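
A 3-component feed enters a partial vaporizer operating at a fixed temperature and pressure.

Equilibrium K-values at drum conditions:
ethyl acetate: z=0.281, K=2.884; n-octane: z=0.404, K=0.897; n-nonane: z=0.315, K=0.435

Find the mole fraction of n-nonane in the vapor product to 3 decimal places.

y_n-nonane = 0.185

Rachford–Rice: g(V/F) = Σ zᵢ(Kᵢ−1)/(1+V/F(Kᵢ−1)) = 0.
Feasibility: ΣzᵢKᵢ = 1.310, Σzᵢ/Kᵢ = 1.272 — both > 1, two phases present.
Newton iteration, V/F⁰ = 0.5:
  V/F = 0.500: g = -0.0193, g' = -0.465 → V/F = 0.458
  V/F = 0.458: g = 0.0002, g' = -0.475 → V/F = 0.459
Converged at V/F = 0.459.
Compositions from xᵢ = zᵢ/(1+V/F(Kᵢ−1)), yᵢ = Kᵢxᵢ:
  ethyl acetate: x = 0.151, y = 0.435
  n-octane: x = 0.424, y = 0.380
  n-nonane: x = 0.425, y = 0.185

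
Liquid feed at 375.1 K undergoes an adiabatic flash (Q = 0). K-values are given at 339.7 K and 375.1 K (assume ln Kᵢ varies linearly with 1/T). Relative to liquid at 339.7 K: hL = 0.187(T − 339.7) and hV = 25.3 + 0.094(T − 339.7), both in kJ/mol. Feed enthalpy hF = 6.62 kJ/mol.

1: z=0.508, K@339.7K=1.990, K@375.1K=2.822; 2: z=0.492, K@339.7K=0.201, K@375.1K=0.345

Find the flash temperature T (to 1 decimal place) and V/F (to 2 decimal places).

T = 346.1 K, V/F = 0.22

Adiabatic flash: solve Rachford–Rice at each trial T, then check hF = ψ·hV(T) + (1−ψ)·hL(T).
  T = 339.7 K: K = (1.990, 0.201), RR gives ψ = 0.139, H_out = 3.512 kJ/mol
  T = 375.1 K: K = (2.822, 0.345), RR gives ψ = 0.506, H_out = 17.746 kJ/mol
  T = 357.4 K: K = (2.390, 0.267), RR gives ψ = 0.339, H_out = 11.330 kJ/mol
  T = 348.5 K: K = (2.185, 0.232), RR gives ψ = 0.246, H_out = 7.680 kJ/mol
  T = 344.1 K: K = (2.086, 0.216), RR gives ψ = 0.195, H_out = 5.685 kJ/mol
  T = 346.3 K: K = (2.135, 0.224), RR gives ψ = 0.221, H_out = 6.702 kJ/mol
Linear interpolation between T = 344.1 (H_out = 5.685) and T = 346.3 (H_out = 6.702) on hF = 6.62 gives T ≈ 346.1 K, at which ψ = 0.22.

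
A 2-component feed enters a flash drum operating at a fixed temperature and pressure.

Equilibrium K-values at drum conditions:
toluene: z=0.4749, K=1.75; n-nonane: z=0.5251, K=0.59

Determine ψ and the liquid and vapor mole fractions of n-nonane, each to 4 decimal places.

Rachford–Rice: g(ψ) = Σ zᵢ(Kᵢ−1)/(1+ψ(Kᵢ−1)) = 0.
Check two-phase: ΣzᵢKᵢ = 1.1409 > 1 and Σzᵢ/Kᵢ = 1.1614 > 1, so g(0) = 0.1409 > 0 and g(1) = -0.1614 < 0.
Binary case is linear: z₁(K₁−1)(1+ψ(K₂−1)) + z₂(K₂−1)(1+ψ(K₁−1)) = 0
⇒ ψ = [z₁(K₁−1)+z₂(K₂−1)] / [−(K₁−1)(K₂−1)] = 0.14088/0.30750 = 0.4582
Compositions from xᵢ = zᵢ/(1+ψ(Kᵢ−1)), yᵢ = Kᵢxᵢ:
  toluene: x = 0.3534, y = 0.6185
  n-nonane: x = 0.6466, y = 0.3815

ψ = 0.4582, x_n-nonane = 0.6466, y_n-nonane = 0.3815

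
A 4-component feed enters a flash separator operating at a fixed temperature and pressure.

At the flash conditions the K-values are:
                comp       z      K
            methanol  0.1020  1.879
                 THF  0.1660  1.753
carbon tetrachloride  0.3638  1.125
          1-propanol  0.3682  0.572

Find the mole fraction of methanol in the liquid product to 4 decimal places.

Material balance + equilibrium reduce to Σ zᵢ(Kᵢ−1)/(1+ψ(Kᵢ−1)) = 0.
g(0) = ΣzᵢKᵢ − 1 = 0.1025 and g(1) = 1 − Σzᵢ/Kᵢ = -0.1161, so a root lies in (0, 1).
Newton iteration, ψ⁰ = 0.5:
  ψ = 0.5000: g = -0.00460, g' = -0.2019 → ψ = 0.4772
Converged at ψ = 0.4772.
Compositions from xᵢ = zᵢ/(1+ψ(Kᵢ−1)), yᵢ = Kᵢxᵢ:
  methanol: x = 0.0719, y = 0.1350
  THF: x = 0.1221, y = 0.2141
  carbon tetrachloride: x = 0.3433, y = 0.3862
  1-propanol: x = 0.4627, y = 0.2647

x_methanol = 0.0719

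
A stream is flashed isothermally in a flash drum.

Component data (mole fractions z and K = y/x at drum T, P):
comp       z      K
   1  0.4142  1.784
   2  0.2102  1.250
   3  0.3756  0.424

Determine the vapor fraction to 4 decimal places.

Iterate (Newton) starting at ψ = 0.52:
  ψ = 0.5200: g = -0.03166, g' = -0.3927 → ψ = 0.4394
  ψ = 0.4394: g = -0.00077, g' = -0.3749 → ψ = 0.4373
Converged at ψ = 0.4373.

ψ = 0.4373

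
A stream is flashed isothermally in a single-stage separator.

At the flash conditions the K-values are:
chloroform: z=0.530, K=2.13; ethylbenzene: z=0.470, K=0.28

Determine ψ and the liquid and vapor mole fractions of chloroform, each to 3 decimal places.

ψ = 0.320, x_chloroform = 0.389, y_chloroform = 0.829

Rachford–Rice: g(ψ) = Σ zᵢ(Kᵢ−1)/(1+ψ(Kᵢ−1)) = 0.
Check two-phase: ΣzᵢKᵢ = 1.260 > 1 and Σzᵢ/Kᵢ = 1.927 > 1, so g(0) = 0.261 > 0 and g(1) = -0.927 < 0.
Binary case is linear: z₁(K₁−1)(1+ψ(K₂−1)) + z₂(K₂−1)(1+ψ(K₁−1)) = 0
⇒ ψ = [z₁(K₁−1)+z₂(K₂−1)] / [−(K₁−1)(K₂−1)] = 0.2605/0.8136 = 0.320
Compositions from xᵢ = zᵢ/(1+ψ(Kᵢ−1)), yᵢ = Kᵢxᵢ:
  chloroform: x = 0.389, y = 0.829
  ethylbenzene: x = 0.611, y = 0.171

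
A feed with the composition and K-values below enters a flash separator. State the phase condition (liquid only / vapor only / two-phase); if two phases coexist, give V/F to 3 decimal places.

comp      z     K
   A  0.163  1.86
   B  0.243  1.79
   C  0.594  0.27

ΣzᵢKᵢ = 0.899; Σzᵢ/Kᵢ = 2.423.
Since ΣzᵢKᵢ < 1 the mixture is below its bubble point — single liquid phase.

liquid only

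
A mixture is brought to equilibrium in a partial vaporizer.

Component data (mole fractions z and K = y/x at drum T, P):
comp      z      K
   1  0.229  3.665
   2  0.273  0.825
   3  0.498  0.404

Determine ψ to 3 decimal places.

Rachford–Rice: g(ψ) = Σ zᵢ(Kᵢ−1)/(1+ψ(Kᵢ−1)) = 0.
g(0) = ΣzᵢKᵢ − 1 = 0.266 and g(1) = 1 − Σzᵢ/Kᵢ = -0.626, so a root lies in (0, 1).
Newton–Raphson from ψ = 0.45:
  ψ = 0.450: g = -0.1799, g' = -0.676 → ψ = 0.184
  ψ = 0.184: g = 0.0268, g' = -0.964 → ψ = 0.212
  ψ = 0.212: g = 0.0008, g' = -0.905 → ψ = 0.213
Converged at ψ = 0.213.

ψ = 0.213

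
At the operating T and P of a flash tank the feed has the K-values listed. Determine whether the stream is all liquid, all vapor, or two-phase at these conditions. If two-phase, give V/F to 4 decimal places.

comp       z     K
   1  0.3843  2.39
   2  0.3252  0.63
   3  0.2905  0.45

ΣzᵢKᵢ = 1.2541; Σzᵢ/Kᵢ = 1.3225.
Both exceed 1, so a two-phase solution exists.
Newton–Raphson from ψ = 0.5:
  ψ = 0.5000: g = -0.05287, g' = -0.4927 → ψ = 0.3927
  ψ = 0.3927: g = 0.00099, g' = -0.5146 → ψ = 0.3946
Converged at ψ = 0.3946.

two-phase, V/F = 0.3946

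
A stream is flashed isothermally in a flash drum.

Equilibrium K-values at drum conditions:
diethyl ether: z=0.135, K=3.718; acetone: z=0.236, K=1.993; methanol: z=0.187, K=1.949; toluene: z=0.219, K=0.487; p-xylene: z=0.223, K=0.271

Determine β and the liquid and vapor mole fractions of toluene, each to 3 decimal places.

Newton–Raphson from β = 0.5:
  β = 0.500: g = 0.0256, g' = -0.758 → β = 0.534
Converged at β = 0.534.
Compositions from xᵢ = zᵢ/(1+β(Kᵢ−1)), yᵢ = Kᵢxᵢ:
  diethyl ether: x = 0.055, y = 0.205
  acetone: x = 0.154, y = 0.307
  methanol: x = 0.124, y = 0.242
  toluene: x = 0.302, y = 0.147
  p-xylene: x = 0.365, y = 0.099

β = 0.534, x_toluene = 0.302, y_toluene = 0.147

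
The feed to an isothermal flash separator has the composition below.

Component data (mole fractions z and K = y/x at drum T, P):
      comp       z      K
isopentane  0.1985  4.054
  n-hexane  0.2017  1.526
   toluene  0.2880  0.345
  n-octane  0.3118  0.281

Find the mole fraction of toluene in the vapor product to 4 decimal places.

y_toluene = 0.1138

Rachford–Rice: g(V/F) = Σ zᵢ(Kᵢ−1)/(1+V/F(Kᵢ−1)) = 0.
Check two-phase: ΣzᵢKᵢ = 1.2995 > 1 and Σzᵢ/Kᵢ = 2.1255 > 1, so g(0) = 0.2995 > 0 and g(1) = -1.1255 < 0.
Newton–Raphson from V/F = 0.5:
  V/F = 0.5000: g = -0.30662, g' = -0.9910 → V/F = 0.1906
  V/F = 0.1906: g = 0.00426, g' = -1.1635 → V/F = 0.1943
Converged at V/F = 0.1943.
Compositions from xᵢ = zᵢ/(1+V/F(Kᵢ−1)), yᵢ = Kᵢxᵢ:
  isopentane: x = 0.1246, y = 0.5051
  n-hexane: x = 0.1830, y = 0.2793
  toluene: x = 0.3300, y = 0.1138
  n-octane: x = 0.3624, y = 0.1018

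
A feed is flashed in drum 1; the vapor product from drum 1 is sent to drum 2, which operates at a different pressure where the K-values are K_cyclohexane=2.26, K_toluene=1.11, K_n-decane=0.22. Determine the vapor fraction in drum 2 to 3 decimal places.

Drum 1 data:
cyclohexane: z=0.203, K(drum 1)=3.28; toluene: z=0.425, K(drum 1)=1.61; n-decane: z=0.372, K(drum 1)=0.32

V/F (drum 2) = 0.581

Drum 1:
Rachford–Rice: g(ψ₁) = Σ zᵢ(Kᵢ−1)/(1+ψ₁(Kᵢ−1)) = 0.
Check two-phase: ΣzᵢKᵢ = 1.469 > 1 and Σzᵢ/Kᵢ = 1.488 > 1, so g(0) = 0.469 > 0 and g(1) = -0.488 < 0.
Newton–Raphson from ψ₁ = 0.5:
  ψ₁ = 0.500: g = 0.0317, g' = -0.718 → ψ₁ = 0.544
Converged at ψ₁ = 0.544.
Drum-1 compositions:
  cyclohexane: x = 0.091, y = 0.297
  toluene: x = 0.319, y = 0.514
  n-decane: x = 0.590, y = 0.189
Drum-2 feed = drum-1 vapor: z₂ = (0.2973, 0.5138, 0.1889).
Drum 2:
Newton–Raphson from ψ₂ = 0.5:
  ψ₂ = 0.500: g = 0.0419, g' = -0.492 → ψ₂ = 0.585
  ψ₂ = 0.585: g = -0.0023, g' = -0.551 → ψ₂ = 0.581
Converged at ψ₂ = 0.581.
  cyclohexane: x = 0.172, y = 0.388
  toluene: x = 0.483, y = 0.536
  n-decane: x = 0.345, y = 0.076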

-------------------------

# Requirement
Could you copy every line from the records that mentions the word "partial"?

# Response to the task
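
A 3-component feed enters a partial vaporizer operating at a fixed temperature and pressure.
A mixture is brought to equilibrium in a partial vaporizer.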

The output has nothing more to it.